## Source records
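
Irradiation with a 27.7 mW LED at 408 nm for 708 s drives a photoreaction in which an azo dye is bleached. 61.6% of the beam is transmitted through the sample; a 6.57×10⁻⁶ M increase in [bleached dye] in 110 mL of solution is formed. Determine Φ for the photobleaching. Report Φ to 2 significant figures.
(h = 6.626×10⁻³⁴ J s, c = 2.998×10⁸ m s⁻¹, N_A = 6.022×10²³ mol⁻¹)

Φ = 0.028

Product: (6.57×10⁻⁶ M)(0.11 L) = 7.227×10⁻⁷ mol.
Photon energy at 408 nm: hc/λ = (6.626×10⁻³⁴)(2.998×10⁸)/(408×10⁻⁹) = 4.869×10⁻¹⁹ J.
Energy delivered: (27.7 mW)(708 s) = 19.61 J.
Photons incident: 19.61 / 4.869×10⁻¹⁹ = 4.028×10¹⁹, i.e. 4.028×10¹⁹/6.022×10²³ = 6.689×10⁻⁵ mol.
Fraction absorbed: 1 − 61.6/100 = 0.3840.
Photons absorbed: 0.3840 × 6.689×10⁻⁵ = 2.569×10⁻⁵ mol.
Φ = 7.227×10⁻⁷ mol / 2.569×10⁻⁵ mol photons = 0.028.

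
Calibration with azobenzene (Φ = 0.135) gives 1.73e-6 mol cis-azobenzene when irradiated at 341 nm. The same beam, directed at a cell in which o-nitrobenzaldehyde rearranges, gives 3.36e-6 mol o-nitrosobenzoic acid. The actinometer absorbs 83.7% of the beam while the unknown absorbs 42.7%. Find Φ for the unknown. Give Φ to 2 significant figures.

Φ = 0.51

Photons absorbed by the actinometer: 1.73e-6 / 0.135 = 1.281e-5 mol.
Incident flux: 1.281e-5 / 0.837 = 1.530e-5 einstein.
Absorbed by unknown: 0.427 × 1.530e-5 = 6.533e-6 mol.
Φ(unknown) = 3.36e-6 / 6.533e-6 = 0.51.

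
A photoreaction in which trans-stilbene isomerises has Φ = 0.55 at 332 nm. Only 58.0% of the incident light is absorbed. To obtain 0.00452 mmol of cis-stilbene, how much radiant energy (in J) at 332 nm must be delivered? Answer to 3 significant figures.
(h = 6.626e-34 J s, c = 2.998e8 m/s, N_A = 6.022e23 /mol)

5.11 J

Product: 0.00452 mmol = 4.52e-6 mol.
Photons that must be absorbed: 4.52e-6 / 0.55 = 8.218e-6 mol.
Incident photons needed: 8.218e-6 / 0.580 = 1.417e-5 mol.
Photon energy: hc/λ = 5.983e-19 J; per mole, 3.603e5 J mol⁻¹.
Energy required: 1.417e-5 × 3.603e5 = 5.11 J.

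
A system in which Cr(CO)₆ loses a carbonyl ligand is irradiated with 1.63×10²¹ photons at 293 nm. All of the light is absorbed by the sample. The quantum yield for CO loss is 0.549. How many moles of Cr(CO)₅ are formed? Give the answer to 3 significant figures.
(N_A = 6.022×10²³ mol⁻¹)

0.00149 mol

Moles of photons: 1.63×10²¹ / 6.022×10²³ = 0.002707 mol.
Product: Φ × n_abs = 0.549 × 0.002707 = 0.001486 mol.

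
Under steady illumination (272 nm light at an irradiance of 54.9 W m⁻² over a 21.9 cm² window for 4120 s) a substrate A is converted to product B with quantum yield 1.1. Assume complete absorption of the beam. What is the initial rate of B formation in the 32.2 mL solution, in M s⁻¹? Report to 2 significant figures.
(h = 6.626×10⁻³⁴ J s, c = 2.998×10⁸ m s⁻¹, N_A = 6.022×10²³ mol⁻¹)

9.3×10⁻⁶ M s⁻¹

Photon energy at 272 nm: hc/λ = (6.626×10⁻³⁴)(2.998×10⁸)/(272×10⁻⁹) = 7.303×10⁻¹⁹ J.
Energy delivered: (54.9 W m⁻²)(21.9×10⁻⁴ m²)(4120 s) = 495.4 J.
Photons incident: 495.4 / 7.303×10⁻¹⁹ = 6.784×10²⁰, i.e. 6.784×10²⁰/6.022×10²³ = 0.001127 mol.
Product formed: 1.1 × 0.001127 = 0.001240 mol.
Rate: 0.001240 mol / (4120 s × 0.0322 L) = 9.3×10⁻⁶ M s⁻¹.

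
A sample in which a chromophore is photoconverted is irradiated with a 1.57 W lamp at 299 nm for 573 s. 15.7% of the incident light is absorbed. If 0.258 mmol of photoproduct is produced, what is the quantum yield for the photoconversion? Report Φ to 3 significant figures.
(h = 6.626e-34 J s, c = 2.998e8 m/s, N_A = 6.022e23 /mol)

Product: 0.258 mmol = 2.58e-4 mol.
Photon energy at 299 nm: hc/λ = (6.626e-34)(2.998e8)/(299e-9) = 6.644e-19 J.
Energy delivered: (1.57 W)(573 s) = 899.6 J.
Photons incident: 899.6 / 6.644e-19 = 1.354e21, i.e. 1.354e21/6.022e23 = 0.002248 mol.
Photons absorbed: 0.157 × 0.002248 = 3.529e-4 mol.
Φ = 2.58e-4 mol / 3.529e-4 mol photons = 0.731.

Φ = 0.731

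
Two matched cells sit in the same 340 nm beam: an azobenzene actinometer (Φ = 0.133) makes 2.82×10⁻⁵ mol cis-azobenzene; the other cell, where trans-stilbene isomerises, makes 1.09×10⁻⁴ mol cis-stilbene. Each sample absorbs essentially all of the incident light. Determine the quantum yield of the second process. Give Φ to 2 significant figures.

Photons absorbed by the actinometer: 2.82×10⁻⁵ / 0.133 = 2.120×10⁻⁴ mol.
Φ(unknown) = 1.09×10⁻⁴ / 2.120×10⁻⁴ = 0.51.

Φ = 0.51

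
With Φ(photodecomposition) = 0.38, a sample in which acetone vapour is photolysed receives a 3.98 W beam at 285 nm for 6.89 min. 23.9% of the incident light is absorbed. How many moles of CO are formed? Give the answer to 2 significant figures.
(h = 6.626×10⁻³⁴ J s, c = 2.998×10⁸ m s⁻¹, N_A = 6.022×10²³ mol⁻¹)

3.6×10⁻⁴ mol

Photon energy at 285 nm: hc/λ = (6.626×10⁻³⁴)(2.998×10⁸)/(285×10⁻⁹) = 6.970×10⁻¹⁹ J.
Energy delivered: (3.98 W)(413.4 s) = 1645 J.
Photons incident: 1645 / 6.970×10⁻¹⁹ = 2.360×10²¹, i.e. 2.360×10²¹/6.022×10²³ = 0.003919 mol.
Photons absorbed: 0.239 × 0.003919 = 9.366×10⁻⁴ mol.
Product: Φ × n_abs = 0.38 × 9.366×10⁻⁴ = 3.559×10⁻⁴ mol.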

## Exercise description
Would you print each line of the material exactly?

## Problem solution
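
Irradiation with a 27.7 mW LED at 408 nm for 708 s drives a photoreaction in which an azo dye is bleached. 61.6% of the beam is transmitted through the sample; a 6.57×10⁻⁶ M increase in [bleached dye] in 110 mL of solution is formed. Determine Φ for the photobleaching. Report Φ to 2 significant figures.
(h = 6.626×10⁻³⁴ J s, c = 2.998×10⁸ m s⁻¹, N_A = 6.022×10²³ mol⁻¹)

Φ = 0.028

Product: (6.57×10⁻⁶ M)(0.11 L) = 7.227×10⁻⁷ mol.
Photon energy at 408 nm: hc/λ = (6.626×10⁻³⁴)(2.998×10⁸)/(408×10⁻⁹) = 4.869×10⁻¹⁹ J.
Energy delivered: (27.7 mW)(708 s) = 19.61 J.
Photons incident: 19.61 / 4.869×10⁻¹⁹ = 4.028×10¹⁹, i.e. 4.028×10¹⁹/6.022×10²³ = 6.689×10⁻⁵ mol.
Fraction absorbed: 1 − 61.6/100 = 0.3840.
Photons absorbed: 0.3840 × 6.689×10⁻⁵ = 2.569×10⁻⁵ mol.
Φ = 7.227×10⁻⁷ mol / 2.569×10⁻⁵ mol photons = 0.028.

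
Calibration with azobenzene (Φ = 0.135) gives 1.73e-6 mol cis-azobenzene when irradiated at 341 nm. The same beam, directed at a cell in which o-nitrobenzaldehyde rearranges, gives 3.36e-6 mol o-nitrosobenzoic acid. The actinometer absorbs 83.7% of the beam while the unknown absorbs 42.7%. Find Φ for the unknown. Give Φ to 2 significant figures.

Φ = 0.51

Photons absorbed by the actinometer: 1.73e-6 / 0.135 = 1.281e-5 mol.
Incident flux: 1.281e-5 / 0.837 = 1.530e-5 einstein.
Absorbed by unknown: 0.427 × 1.530e-5 = 6.533e-6 mol.
Φ(unknown) = 3.36e-6 / 6.533e-6 = 0.51.

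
A photoreaction in which trans-stilbene isomerises has Φ = 0.55 at 332 nm. Only 58.0% of the incident light is absorbed. To obtain 0.00452 mmol of cis-stilbene, how much radiant energy (in J) at 332 nm must be delivered? Answer to 3 significant figures.
(h = 6.626e-34 J s, c = 2.998e8 m/s, N_A = 6.022e23 /mol)

5.11 J

Product: 0.00452 mmol = 4.52e-6 mol.
Photons that must be absorbed: 4.52e-6 / 0.55 = 8.218e-6 mol.
Incident photons needed: 8.218e-6 / 0.580 = 1.417e-5 mol.
Photon energy: hc/λ = 5.983e-19 J; per mole, 3.603e5 J mol⁻¹.
Energy required: 1.417e-5 × 3.603e5 = 5.11 J.

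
A system in which Cr(CO)₆ loses a carbonyl ligand is irradiated with 1.63×10²¹ photons at 293 nm. All of the light is absorbed by the sample. The quantum yield for CO loss is 0.549. How many moles of Cr(CO)₅ are formed? Give the answer to 3 significant figures.
(N_A = 6.022×10²³ mol⁻¹)

0.00149 mol

Moles of photons: 1.63×10²¹ / 6.022×10²³ = 0.002707 mol.
Product: Φ × n_abs = 0.549 × 0.002707 = 0.001486 mol.

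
Under steady illumination (272 nm light at an irradiance of 54.9 W m⁻² over a 21.9 cm² window for 4120 s) a substrate A is converted to product B with quantum yield 1.1. Assume complete absorption of the beam. What is the initial rate of B formation in the 32.2 mL solution, in M s⁻¹? Report to 2 significant figures.
(h = 6.626×10⁻³⁴ J s, c = 2.998×10⁸ m s⁻¹, N_A = 6.022×10²³ mol⁻¹)

9.3×10⁻⁶ M s⁻¹

Photon energy at 272 nm: hc/λ = (6.626×10⁻³⁴)(2.998×10⁸)/(272×10⁻⁹) = 7.303×10⁻¹⁹ J.
Energy delivered: (54.9 W m⁻²)(21.9×10⁻⁴ m²)(4120 s) = 495.4 J.
Photons incident: 495.4 / 7.303×10⁻¹⁹ = 6.784×10²⁰, i.e. 6.784×10²⁰/6.022×10²³ = 0.001127 mol.
Product formed: 1.1 × 0.001127 = 0.001240 mol.
Rate: 0.001240 mol / (4120 s × 0.0322 L) = 9.3×10⁻⁶ M s⁻¹.

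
A sample in which a chromophore is photoconverted is irradiated with a 1.57 W lamp at 299 nm for 573 s. 15.7% of the incident light is absorbed. If 0.258 mmol of photoproduct is produced, what is the quantum yield for the photoconversion? Report Φ to 3 significant figures.
(h = 6.626e-34 J s, c = 2.998e8 m/s, N_A = 6.022e23 /mol)

Product: 0.258 mmol = 2.58e-4 mol.
Photon energy at 299 nm: hc/λ = (6.626e-34)(2.998e8)/(299e-9) = 6.644e-19 J.
Energy delivered: (1.57 W)(573 s) = 899.6 J.
Photons incident: 899.6 / 6.644e-19 = 1.354e21, i.e. 1.354e21/6.022e23 = 0.002248 mol.
Photons absorbed: 0.157 × 0.002248 = 3.529e-4 mol.
Φ = 2.58e-4 mol / 3.529e-4 mol photons = 0.731.

Φ = 0.731

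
Two matched cells sit in the same 340 nm beam: an azobenzene actinometer (Φ = 0.133) makes 2.82×10⁻⁵ mol cis-azobenzene; the other cell, where trans-stilbene isomerises, makes 1.09×10⁻⁴ mol cis-stilbene. Each sample absorbs essentially all of the incident light. Determine the quantum yield of the second process. Give Φ to 2 significant figures.

Photons absorbed by the actinometer: 2.82×10⁻⁵ / 0.133 = 2.120×10⁻⁴ mol.
Φ(unknown) = 1.09×10⁻⁴ / 2.120×10⁻⁴ = 0.51.

Φ = 0.51

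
With Φ(photodecomposition) = 0.38, a sample in which acetone vapour is photolysed receives a 3.98 W beam at 285 nm for 6.89 min. 23.9% of the incident light is absorbed. How many moles of CO are formed? Give the answer to 2 significant figures.
(h = 6.626×10⁻³⁴ J s, c = 2.998×10⁸ m s⁻¹, N_A = 6.022×10²³ mol⁻¹)

3.6×10⁻⁴ mol

Photon energy at 285 nm: hc/λ = (6.626×10⁻³⁴)(2.998×10⁸)/(285×10⁻⁹) = 6.970×10⁻¹⁹ J.
Energy delivered: (3.98 W)(413.4 s) = 1645 J.
Photons incident: 1645 / 6.970×10⁻¹⁹ = 2.360×10²¹, i.e. 2.360×10²¹/6.022×10²³ = 0.003919 mol.
Photons absorbed: 0.239 × 0.003919 = 9.366×10⁻⁴ mol.
Product: Φ × n_abs = 0.38 × 9.366×10⁻⁴ = 3.559×10⁻⁴ mol.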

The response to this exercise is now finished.